EXERCISE DESCRIPTION
An exact transcription of all the data is the expected reply.

SOURCE MATERIAL

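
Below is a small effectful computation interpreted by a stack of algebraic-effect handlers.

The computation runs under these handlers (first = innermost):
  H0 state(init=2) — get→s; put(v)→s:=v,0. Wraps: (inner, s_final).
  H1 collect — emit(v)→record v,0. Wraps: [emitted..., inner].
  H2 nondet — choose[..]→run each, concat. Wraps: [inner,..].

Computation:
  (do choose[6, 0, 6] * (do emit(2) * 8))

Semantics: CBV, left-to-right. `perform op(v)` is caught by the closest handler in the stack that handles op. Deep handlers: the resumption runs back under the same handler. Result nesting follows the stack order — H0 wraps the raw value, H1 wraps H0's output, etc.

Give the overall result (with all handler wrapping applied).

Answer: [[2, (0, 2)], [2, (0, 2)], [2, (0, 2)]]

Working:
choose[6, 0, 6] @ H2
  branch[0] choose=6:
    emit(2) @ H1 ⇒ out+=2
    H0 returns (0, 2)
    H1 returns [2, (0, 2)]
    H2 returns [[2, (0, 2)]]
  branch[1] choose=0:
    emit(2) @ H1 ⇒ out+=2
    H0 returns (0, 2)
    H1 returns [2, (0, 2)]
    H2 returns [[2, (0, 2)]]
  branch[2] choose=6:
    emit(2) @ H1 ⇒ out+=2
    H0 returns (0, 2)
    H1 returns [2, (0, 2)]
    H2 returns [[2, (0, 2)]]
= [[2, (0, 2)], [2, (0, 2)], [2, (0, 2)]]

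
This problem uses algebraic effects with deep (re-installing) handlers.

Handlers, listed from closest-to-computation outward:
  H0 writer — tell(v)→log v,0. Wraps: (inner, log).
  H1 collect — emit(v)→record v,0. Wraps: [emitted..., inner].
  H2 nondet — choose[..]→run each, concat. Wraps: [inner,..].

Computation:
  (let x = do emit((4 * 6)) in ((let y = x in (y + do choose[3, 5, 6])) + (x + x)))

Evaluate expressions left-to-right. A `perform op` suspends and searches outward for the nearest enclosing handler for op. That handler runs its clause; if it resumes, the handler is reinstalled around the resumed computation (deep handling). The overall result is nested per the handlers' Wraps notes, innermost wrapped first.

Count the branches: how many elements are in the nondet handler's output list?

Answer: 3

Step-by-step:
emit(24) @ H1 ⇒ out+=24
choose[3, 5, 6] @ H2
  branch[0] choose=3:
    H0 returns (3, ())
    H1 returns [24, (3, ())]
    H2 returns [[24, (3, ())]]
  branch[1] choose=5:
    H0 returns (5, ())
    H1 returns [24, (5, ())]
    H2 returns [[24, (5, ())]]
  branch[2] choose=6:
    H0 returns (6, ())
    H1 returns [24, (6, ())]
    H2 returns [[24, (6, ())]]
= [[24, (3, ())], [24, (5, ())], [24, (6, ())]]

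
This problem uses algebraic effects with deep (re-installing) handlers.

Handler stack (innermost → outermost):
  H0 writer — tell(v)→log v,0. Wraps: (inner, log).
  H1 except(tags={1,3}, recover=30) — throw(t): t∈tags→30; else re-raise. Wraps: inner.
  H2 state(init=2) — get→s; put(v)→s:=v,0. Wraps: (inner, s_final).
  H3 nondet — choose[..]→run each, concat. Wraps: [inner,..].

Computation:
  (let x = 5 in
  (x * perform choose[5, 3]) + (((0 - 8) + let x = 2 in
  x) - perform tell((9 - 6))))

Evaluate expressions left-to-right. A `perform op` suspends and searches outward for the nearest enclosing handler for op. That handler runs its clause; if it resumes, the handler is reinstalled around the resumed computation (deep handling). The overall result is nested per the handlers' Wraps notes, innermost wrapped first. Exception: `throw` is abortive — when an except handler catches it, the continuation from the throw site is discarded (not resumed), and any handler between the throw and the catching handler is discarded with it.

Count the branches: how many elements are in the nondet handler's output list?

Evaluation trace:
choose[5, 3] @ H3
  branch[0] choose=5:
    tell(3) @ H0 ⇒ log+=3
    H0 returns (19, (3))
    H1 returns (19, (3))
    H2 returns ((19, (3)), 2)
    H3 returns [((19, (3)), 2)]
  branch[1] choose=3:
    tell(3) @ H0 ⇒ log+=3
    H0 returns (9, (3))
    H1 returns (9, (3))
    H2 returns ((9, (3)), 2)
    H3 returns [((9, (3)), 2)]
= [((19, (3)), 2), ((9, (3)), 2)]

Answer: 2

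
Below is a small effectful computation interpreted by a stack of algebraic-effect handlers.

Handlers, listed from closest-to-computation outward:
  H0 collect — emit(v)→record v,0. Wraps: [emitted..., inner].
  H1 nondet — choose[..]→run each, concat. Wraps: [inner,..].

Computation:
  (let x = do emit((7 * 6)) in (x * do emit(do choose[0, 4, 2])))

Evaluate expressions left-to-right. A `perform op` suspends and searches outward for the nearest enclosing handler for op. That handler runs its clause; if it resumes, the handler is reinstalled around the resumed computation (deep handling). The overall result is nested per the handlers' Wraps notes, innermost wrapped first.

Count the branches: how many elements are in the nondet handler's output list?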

FINAL ANSWER
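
Below is a small effectful computation interpreted by a stack of algebraic-effect handlers.

The computation runs under these handlers (first = innermost):
  H0 state(init=2) — get→s; put(v)→s:=v,0. Wraps: (inner, s_final).
  H1 collect — emit(v)→record v,0. Wraps: [emitted..., inner].
  H2 nondet — choose[..]→run each, concat. Wraps: [inner,..].

Computation:
  (do choose[6, 0, 6] * (do emit(2) * 8))

Semantics: CBV, left-to-right. `perform op(v)` is caught by the closest handler in the stack that handles op. Deep handlers: the resumption runs back under the same handler. Result nesting follows the stack order — H0 wraps the raw value, H1 wraps H0's output, etc.

Give the overall result (with all handler wrapping applied).

Answer: [[2, (0, 2)], [2, (0, 2)], [2, (0, 2)]]

Working:
choose[6, 0, 6] @ H2
  branch[0] choose=6:
    emit(2) @ H1 ⇒ out+=2
    H0 returns (0, 2)
    H1 returns [2, (0, 2)]
    H2 returns [[2, (0, 2)]]
  branch[1] choose=0:
    emit(2) @ H1 ⇒ out+=2
    H0 returns (0, 2)
    H1 returns [2, (0, 2)]
    H2 returns [[2, (0, 2)]]
  branch[2] choose=6:
    emit(2) @ H1 ⇒ out+=2
    H0 returns (0, 2)
    H1 returns [2, (0, 2)]
    H2 returns [[2, (0, 2)]]
= [[2, (0, 2)], [2, (0, 2)], [2, (0, 2)]]

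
This problem uses algebraic effects with deep (re-installing) handlers.

Handlers, listed from closest-to-computation outward:
  H0 writer — tell(v)→log v,0. Wraps: (inner, log).
  H1 collect — emit(v)→record v,0. Wraps: [emitted..., inner].
  H2 nondet — choose[..]→run each, concat. Wraps: [inner,..].

Computation:
  (let x = do emit((4 * 6)) in ((let y = x in (y + do choose[3, 5, 6])) + (x + x)))

Evaluate expressions left-to-right. A `perform op` suspends and searches outward for the nearest enclosing handler for op. That handler runs its clause; if it resumes, the handler is reinstalled around the resumed computation (deep handling). The overall result is nested per the handlers' Wraps notes, innermost wrapped first.

Count the branches: how many elements are in the nondet handler's output list?

Answer: 3

Step-by-step:
emit(24) @ H1 ⇒ out+=24
choose[3, 5, 6] @ H2
  branch[0] choose=3:
    H0 returns (3, ())
    H1 returns [24, (3, ())]
    H2 returns [[24, (3, ())]]
  branch[1] choose=5:
    H0 returns (5, ())
    H1 returns [24, (5, ())]
    H2 returns [[24, (5, ())]]
  branch[2] choose=6:
    H0 returns (6, ())
    H1 returns [24, (6, ())]
    H2 returns [[24, (6, ())]]
= [[24, (3, ())], [24, (5, ())], [24, (6, ())]]

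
This problem uses algebraic effects with deep (re-installing) handlers.

Handler stack (innermost → outermost):
  H0 writer — tell(v)→log v,0. Wraps: (inner, log).
  H1 except(tags={1,3}, recover=30) — throw(t): t∈tags→30; else re-raise. Wraps: inner.
  H2 state(init=2) — get→s; put(v)→s:=v,0. Wraps: (inner, s_final).
  H3 nondet — choose[..]→run each, concat. Wraps: [inner,..].

Computation:
  (let x = 5 in
  (x * perform choose[5, 3]) + (((0 - 8) + let x = 2 in
  x) - perform tell((9 - 6))))

Evaluate expressions left-to-right. A `perform op` suspends and searches outward for the nearest enclosing handler for op. That handler runs its clause; if it resumes, the handler is reinstalled around the resumed computation (deep handling). The overall result is nested per the handlers' Wraps notes, innermost wrapped first. Exception: `throw` is abortive — when an except handler catches it, the continuation from the throw site is discarded (not resumed), and any handler between the throw and the catching handler is discarded with it.

Count the branches: how many elements are in the nondet handler's output list?

Evaluation trace:
choose[5, 3] @ H3
  branch[0] choose=5:
    tell(3) @ H0 ⇒ log+=3
    H0 returns (19, (3))
    H1 returns (19, (3))
    H2 returns ((19, (3)), 2)
    H3 returns [((19, (3)), 2)]
  branch[1] choose=3:
    tell(3) @ H0 ⇒ log+=3
    H0 returns (9, (3))
    H1 returns (9, (3))
    H2 returns ((9, (3)), 2)
    H3 returns [((9, (3)), 2)]
= [((19, (3)), 2), ((9, (3)), 2)]

Answer: 2

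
Below is a small effectful computation interpreted by a stack of algebraic-effect handlers.

Handlers, listed from closest-to-computation outward:
  H0 collect — emit(v)→record v,0. Wraps: [emitted..., inner].
  H1 nondet — choose[..]→run each, concat. Wraps: [inner,..].

Computation:
  (let x = do emit((7 * 6)) in (x * do emit(do choose[0, 4, 2])))

Evaluate expressions left-to-right. A `perform op` suspends and searches outward for the nearest enclosing handler for op. That handler runs its clause; if it resumes, the handler is reinstalled around the resumed computation (deep handling). The overall result is nested per the handlers' Wraps notes, innermost wrapped first.

Count the branches: how many elements are in the nondet handler's output list?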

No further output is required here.